— Your task —
Nothing but the lines from the one with "In an intro-to-cryptography lab: Is" through the end of the listing below should appear in your reply, each copied exactly.
*** Excerpted records ***
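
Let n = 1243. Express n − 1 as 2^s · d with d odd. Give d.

Halving: 1242 → 621; 621 is odd.
So 1242 = 2^1 · 621.

621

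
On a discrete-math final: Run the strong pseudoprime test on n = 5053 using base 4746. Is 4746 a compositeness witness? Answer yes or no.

n − 1 = 5052 = 2^2 · 1263, so s = 2 and d = 1263.
x_0 = 4746^1263 mod 5053 = 3685.
x_0 is neither 1 nor 5052, so continue squaring.
x_1 = 3685^2 mod 5053 = 1814.
Reached i = s−1 = 1 without hitting −1: 4746 is a Miller–Rabin witness and 5053 is composite.

yes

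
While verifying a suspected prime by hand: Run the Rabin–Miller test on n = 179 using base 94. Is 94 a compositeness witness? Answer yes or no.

n − 1 = 178 = 2^1 · 89, so s = 1 and d = 89.
x_0 = 94^89 mod 179 = 178.
x_0 = 178 ≡ −1, so 94 is not a witness.

no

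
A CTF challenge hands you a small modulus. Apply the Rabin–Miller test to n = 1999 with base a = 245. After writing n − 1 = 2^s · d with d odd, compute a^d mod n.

n − 1 = 1998 = 2^1 · 999, so s = 1 and d = 999.
Repeated squaring mod 1999: 245^1 ≡ 245, 245^2 ≡ 55, 245^4 ≡ 1026, 245^8 ≡ 1202, 245^16 ≡ 1526, 245^32 ≡ 1840, 245^64 ≡ 1293, 245^128 ≡ 685, 245^256 ≡ 1459, 245^512 ≡ 1745.
999 = 512 + 256 + 128 + 64 + 32 + 4 + 2 + 1, so 245^999 ≡ 1745·1459·685·1293·1840·1026·55·245 ≡ 1 (mod 1999).

1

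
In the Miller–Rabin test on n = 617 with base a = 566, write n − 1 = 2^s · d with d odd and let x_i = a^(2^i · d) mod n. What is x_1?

n − 1 = 616 = 2^3 · 77, so s = 3 and d = 77.
Repeated squaring mod 617: 566^1 ≡ 566, 566^2 ≡ 133, 566^4 ≡ 413, 566^8 ≡ 277, 566^16 ≡ 221, 566^32 ≡ 98, 566^64 ≡ 349.
77 = 64 + 8 + 4 + 1, so 566^77 ≡ 349·277·413·566 ≡ 1 (mod 617).
x_0 = 1.
x_1 = 1^2 mod 617 = 1.

1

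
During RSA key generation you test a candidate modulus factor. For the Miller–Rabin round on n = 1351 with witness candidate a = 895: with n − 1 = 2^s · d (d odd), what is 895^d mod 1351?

n − 1 = 1350 = 2^1 · 675, so s = 1 and d = 675.
895^675 mod 1351 = 811.

811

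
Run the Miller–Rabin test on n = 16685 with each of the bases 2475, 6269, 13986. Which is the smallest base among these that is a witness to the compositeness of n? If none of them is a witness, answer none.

2475

n − 1 = 16684 = 2^2 · 4171, so s = 2 and d = 4171.
Base 2475: x_0 = 2475^4171 mod 16685 = 12460. x_0 is neither 1 nor 16684, so continue squaring. x_1 = 12460^2 mod 16685 = 14360. Reached i = s−1 = 1 without hitting −1: 2475 is a Miller–Rabin witness and 16685 is composite.
Base 6269: x_0 = 6269^4171 mod 16685 = 4009. x_0 is neither 1 nor 16684, so continue squaring. x_1 = 4009^2 mod 16685 = 4426. Reached i = s−1 = 1 without hitting −1: 6269 is a Miller–Rabin witness and 16685 is composite.
Base 13986: x_0 = 13986^4171 mod 16685 = 7241. x_0 is neither 1 nor 16684, so continue squaring. x_1 = 7241^2 mod 16685 = 7811. Reached i = s−1 = 1 without hitting −1: 13986 is a Miller–Rabin witness and 16685 is composite.
The smallest witness among the given bases is 2475.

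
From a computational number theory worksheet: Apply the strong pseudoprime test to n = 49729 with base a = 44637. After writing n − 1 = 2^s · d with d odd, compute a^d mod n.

39695

n − 1 = 49728 = 2^6 · 777, so s = 6 and d = 777.
44637^777 mod 49729 = 39695.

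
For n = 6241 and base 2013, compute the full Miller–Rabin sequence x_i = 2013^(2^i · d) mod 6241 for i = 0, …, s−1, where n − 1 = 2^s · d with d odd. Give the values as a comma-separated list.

4030, 1818, 3635, 1028, 2055

n − 1 = 6240 = 2^5 · 195, so s = 5 and d = 195.
x_0 = 2013^195 mod 6241 = 4030.
x_1 = 4030^2 mod 6241 = 1818.
x_2 = 1818^2 mod 6241 = 3635.
x_3 = 3635^2 mod 6241 = 1028.
x_4 = 1028^2 mod 6241 = 2055.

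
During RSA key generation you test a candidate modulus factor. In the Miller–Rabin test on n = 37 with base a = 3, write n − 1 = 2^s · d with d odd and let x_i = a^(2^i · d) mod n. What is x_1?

n − 1 = 36 = 2^2 · 9, so s = 2 and d = 9.
x_0 = 3^9 mod 37 = 36.
x_1 = 36^2 mod 37 = 1.

1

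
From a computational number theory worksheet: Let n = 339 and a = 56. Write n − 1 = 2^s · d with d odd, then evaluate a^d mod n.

56

n − 1 = 338 = 2^1 · 169, so s = 1 and d = 169.
56^169 mod 339 = 56.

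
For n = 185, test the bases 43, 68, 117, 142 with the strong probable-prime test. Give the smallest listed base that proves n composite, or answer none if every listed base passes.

none

n − 1 = 184 = 2^3 · 23, so s = 3 and d = 23.
Base 43: x_0 = 43^23 mod 185 = 142. x_0 is neither 1 nor 184, so continue squaring. x_1 = 142^2 mod 185 = 184. x_1 ≡ −1, so 43 is not a witness.
Base 68: x_0 = 68^23 mod 185 = 117. x_0 is neither 1 nor 184, so continue squaring. x_1 = 117^2 mod 185 = 184. x_1 ≡ −1, so 68 is not a witness.
Base 117: x_0 = 117^23 mod 185 = 68. x_0 is neither 1 nor 184, so continue squaring. x_1 = 68^2 mod 185 = 184. x_1 ≡ −1, so 117 is not a witness.
Base 142: x_0 = 142^23 mod 185 = 43. x_0 is neither 1 nor 184, so continue squaring. x_1 = 43^2 mod 185 = 184. x_1 ≡ −1, so 142 is not a witness.
No listed base is a witness for 185.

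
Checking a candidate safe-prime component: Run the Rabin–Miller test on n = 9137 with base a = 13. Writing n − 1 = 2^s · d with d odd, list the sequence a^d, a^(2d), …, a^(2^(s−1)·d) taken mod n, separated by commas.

3083, 2409, 1286, 9136

n − 1 = 9136 = 2^4 · 571, so s = 4 and d = 571.
x_0 = 13^571 mod 9137 = 3083.
x_1 = 3083^2 mod 9137 = 2409.
x_2 = 2409^2 mod 9137 = 1286.
x_3 = 1286^2 mod 9137 = 9136.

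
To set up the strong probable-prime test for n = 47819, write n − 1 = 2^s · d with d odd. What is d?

23909

Halving: 47818 → 23909; 23909 is odd.
So 47818 = 2^1 · 23909.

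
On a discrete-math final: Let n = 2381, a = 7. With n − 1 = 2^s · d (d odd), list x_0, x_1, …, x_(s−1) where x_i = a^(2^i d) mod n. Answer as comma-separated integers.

n − 1 = 2380 = 2^2 · 595, so s = 2 and d = 595.
x_0 = 7^595 mod 2381 = 2380.
x_1 = 2380^2 mod 2381 = 1.

2380, 1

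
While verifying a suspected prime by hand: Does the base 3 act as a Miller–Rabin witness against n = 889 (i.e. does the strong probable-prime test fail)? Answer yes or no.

yes

n − 1 = 888 = 2^3 · 111, so s = 3 and d = 111.
x_0 = 3^111 mod 889 = 356.
x_0 is neither 1 nor 888, so continue squaring.
x_1 = 356^2 mod 889 = 498.
x_2 = 498^2 mod 889 = 862.
Reached i = s−1 = 2 without hitting −1: 3 is a Miller–Rabin witness and 889 is composite.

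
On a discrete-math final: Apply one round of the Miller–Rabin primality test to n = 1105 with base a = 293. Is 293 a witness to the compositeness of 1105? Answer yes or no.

n − 1 = 1104 = 2^4 · 69, so s = 4 and d = 69.
x_0 = 293^69 mod 1105 = 463.
x_0 is neither 1 nor 1104, so continue squaring.
x_1 = 463^2 mod 1105 = 1104.
x_1 ≡ −1, so 293 is not a witness.

no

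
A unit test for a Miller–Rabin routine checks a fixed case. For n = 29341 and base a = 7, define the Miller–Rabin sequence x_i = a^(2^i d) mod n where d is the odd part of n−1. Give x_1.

n − 1 = 29340 = 2^2 · 7335, so s = 2 and d = 7335.
x_0 = 7^7335 mod 29341 = 23496.
x_1 = 23496^2 mod 29341 = 11101.

11101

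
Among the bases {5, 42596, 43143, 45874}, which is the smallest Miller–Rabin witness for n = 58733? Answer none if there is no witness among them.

n − 1 = 58732 = 2^2 · 14683, so s = 2 and d = 14683.
Base 5: x_0 = 5^14683 mod 58733 = 22571. x_0 is neither 1 nor 58732, so continue squaring. x_1 = 22571^2 mod 58733 = 58732. x_1 ≡ −1, so 5 is not a witness.
Base 42596: x_0 = 42596^14683 mod 58733 = 1. x_0 = 1, so 42596 is not a witness.
Base 43143: x_0 = 43143^14683 mod 58733 = 1. x_0 = 1, so 43143 is not a witness.
Base 45874: x_0 = 45874^14683 mod 58733 = 36162. x_0 is neither 1 nor 58732, so continue squaring. x_1 = 36162^2 mod 58733 = 58732. x_1 ≡ −1, so 45874 is not a witness.
No listed base is a witness for 58733.

none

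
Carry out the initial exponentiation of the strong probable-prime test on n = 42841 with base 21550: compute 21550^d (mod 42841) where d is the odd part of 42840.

n − 1 = 42840 = 2^3 · 5355, so s = 3 and d = 5355.
Repeated squaring mod 42841: 21550^1 ≡ 21550, 21550^2 ≡ 6060, 21550^4 ≡ 8863, 21550^8 ≡ 25216, 21550^16 ≡ 534, 21550^32 ≡ 28110, 21550^64 ≡ 12696, 21550^128 ≡ 20574, 21550^256 ≡ 20396, 21550^512 ≡ 10706, 21550^1024 ≡ 18761, 21550^2048 ≡ 36306, 21550^4096 ≡ 36589.
5355 = 4096 + 1024 + 128 + 64 + 32 + 8 + 2 + 1, so 21550^5355 ≡ 36589·18761·20574·12696·28110·25216·6060·21550 ≡ 5452 (mod 42841).

5452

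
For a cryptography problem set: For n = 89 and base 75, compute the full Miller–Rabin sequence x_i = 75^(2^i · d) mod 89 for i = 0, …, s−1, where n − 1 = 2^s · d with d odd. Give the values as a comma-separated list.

52, 34, 88

n − 1 = 88 = 2^3 · 11, so s = 3 and d = 11.
x_0 = 75^11 mod 89 = 52.
x_1 = 52^2 mod 89 = 34.
x_2 = 34^2 mod 89 = 88.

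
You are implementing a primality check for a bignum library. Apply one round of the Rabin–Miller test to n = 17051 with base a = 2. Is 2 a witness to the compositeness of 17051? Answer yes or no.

yes

n − 1 = 17050 = 2^1 · 8525, so s = 1 and d = 8525.
x_0 = 2^8525 mod 17051 = 2803.
x_0 ∉ {1, 17050} and s = 1, so 2 is a Miller–Rabin witness and 17051 is composite.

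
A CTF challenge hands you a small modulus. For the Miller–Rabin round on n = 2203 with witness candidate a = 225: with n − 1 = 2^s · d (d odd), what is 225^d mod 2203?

1

n − 1 = 2202 = 2^1 · 1101, so s = 1 and d = 1101.
Repeated squaring mod 2203: 225^1 ≡ 225, 225^2 ≡ 2159, 225^4 ≡ 1936, 225^8 ≡ 793, 225^16 ≡ 994, 225^32 ≡ 1092, 225^64 ≡ 641, 225^128 ≡ 1123, 225^256 ≡ 1013, 225^512 ≡ 1774, 225^1024 ≡ 1192.
1101 = 1024 + 64 + 8 + 4 + 1, so 225^1101 ≡ 1192·641·793·1936·225 ≡ 1 (mod 2203).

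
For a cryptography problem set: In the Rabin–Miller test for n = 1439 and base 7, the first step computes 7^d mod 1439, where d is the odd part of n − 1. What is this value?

n − 1 = 1438 = 2^1 · 719, so s = 1 and d = 719.
7^719 mod 1439 = 1438.

1438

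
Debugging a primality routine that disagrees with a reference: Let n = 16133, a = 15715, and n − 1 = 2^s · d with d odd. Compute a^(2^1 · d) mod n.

n − 1 = 16132 = 2^2 · 4033, so s = 2 and d = 4033.
x_0 = 15715^4033 mod 16133 = 15715.
x_1 = 15715^2 mod 16133 = 13394.

13394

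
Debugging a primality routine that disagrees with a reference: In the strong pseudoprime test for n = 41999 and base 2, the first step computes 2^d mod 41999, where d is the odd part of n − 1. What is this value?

n − 1 = 41998 = 2^1 · 20999, so s = 1 and d = 20999.
Repeated squaring mod 41999: 2^1 ≡ 2, 2^2 ≡ 4, 2^4 ≡ 16, 2^8 ≡ 256, 2^16 ≡ 23537, 2^32 ≡ 23559, 2^64 ≡ 9696, 2^128 ≡ 18654, 2^256 ≡ 10001, 2^512 ≡ 20382, 2^1024 ≡ 13815, 2^2048 ≡ 10769, 2^4096 ≡ 12122, 2^8192 ≡ 30382, 2^16384 ≡ 11902.
20999 = 16384 + 4096 + 512 + 4 + 2 + 1, so 2^20999 ≡ 11902·12122·20382·16·4·2 ≡ 1 (mod 41999).

1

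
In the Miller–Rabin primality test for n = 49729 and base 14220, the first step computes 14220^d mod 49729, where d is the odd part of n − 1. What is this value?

32559

n − 1 = 49728 = 2^6 · 777, so s = 6 and d = 777.
Repeated squaring mod 49729: 14220^1 ≡ 14220, 14220^2 ≡ 10286, 14220^4 ≡ 28213, 14220^8 ≡ 10995, 14220^16 ≡ 48555, 14220^32 ≡ 35593, 14220^64 ≡ 15374, 14220^128 ≡ 47668, 14220^256 ≡ 20756, 14220^512 ≡ 9209.
777 = 512 + 256 + 8 + 1, so 14220^777 ≡ 9209·20756·10995·14220 ≡ 32559 (mod 49729).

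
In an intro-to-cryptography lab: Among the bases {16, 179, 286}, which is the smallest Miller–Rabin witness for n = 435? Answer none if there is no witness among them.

none

n − 1 = 434 = 2^1 · 217, so s = 1 and d = 217.
Base 16: x_0 = 16^217 mod 435 = 1. x_0 = 1, so 16 is not a witness.
Base 179: x_0 = 179^217 mod 435 = 434. x_0 = 434 ≡ −1, so 179 is not a witness.
Base 286: x_0 = 286^217 mod 435 = 1. x_0 = 1, so 286 is not a witness.
No listed base is a witness for 435.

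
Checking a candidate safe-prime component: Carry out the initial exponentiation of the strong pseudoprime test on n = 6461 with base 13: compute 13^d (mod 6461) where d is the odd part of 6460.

3016

n − 1 = 6460 = 2^2 · 1615, so s = 2 and d = 1615.
13^1615 mod 6461 = 3016.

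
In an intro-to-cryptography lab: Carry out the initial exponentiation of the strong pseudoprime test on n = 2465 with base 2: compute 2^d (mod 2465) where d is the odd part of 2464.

n − 1 = 2464 = 2^5 · 77, so s = 5 and d = 77.
2^77 mod 2465 = 1902.

1902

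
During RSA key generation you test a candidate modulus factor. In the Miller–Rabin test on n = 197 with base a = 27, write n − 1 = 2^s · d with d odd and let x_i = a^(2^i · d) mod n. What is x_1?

196

n − 1 = 196 = 2^2 · 49, so s = 2 and d = 49.
x_0 = 27^49 mod 197 = 14.
x_1 = 14^2 mod 197 = 196.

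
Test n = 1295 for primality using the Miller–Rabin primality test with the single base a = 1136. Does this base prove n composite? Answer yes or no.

yes

n − 1 = 1294 = 2^1 · 647, so s = 1 and d = 647.
Repeated squaring mod 1295: 1136^1 ≡ 1136, 1136^2 ≡ 676, 1136^4 ≡ 1136, 1136^8 ≡ 676, 1136^16 ≡ 1136, 1136^32 ≡ 676, 1136^64 ≡ 1136, 1136^128 ≡ 676, 1136^256 ≡ 1136, 1136^512 ≡ 676.
647 = 512 + 128 + 4 + 2 + 1, so 1136^647 ≡ 676·676·1136·676·1136 ≡ 676 (mod 1295).
x_0 = 1136^647 mod 1295 = 676.
x_0 ∉ {1, 1294} and s = 1, so 1136 is a Miller–Rabin witness and 1295 is composite.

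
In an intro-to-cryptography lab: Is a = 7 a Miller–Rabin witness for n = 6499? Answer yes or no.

n − 1 = 6498 = 2^1 · 3249, so s = 1 and d = 3249.
x_0 = 7^3249 mod 6499 = 4896.
x_0 ∉ {1, 6498} and s = 1, so 7 is a Miller–Rabin witness and 6499 is composite.

yes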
***
— Response area —
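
In an intro-to-cryptography lab: Is a = 7 a Miller–Rabin witness for n = 6499? Answer yes or no.

n − 1 = 6498 = 2^1 · 3249, so s = 1 and d = 3249.
x_0 = 7^3249 mod 6499 = 4896.
x_0 ∉ {1, 6498} and s = 1, so 7 is a Miller–Rabin witness and 6499 is composite.

yes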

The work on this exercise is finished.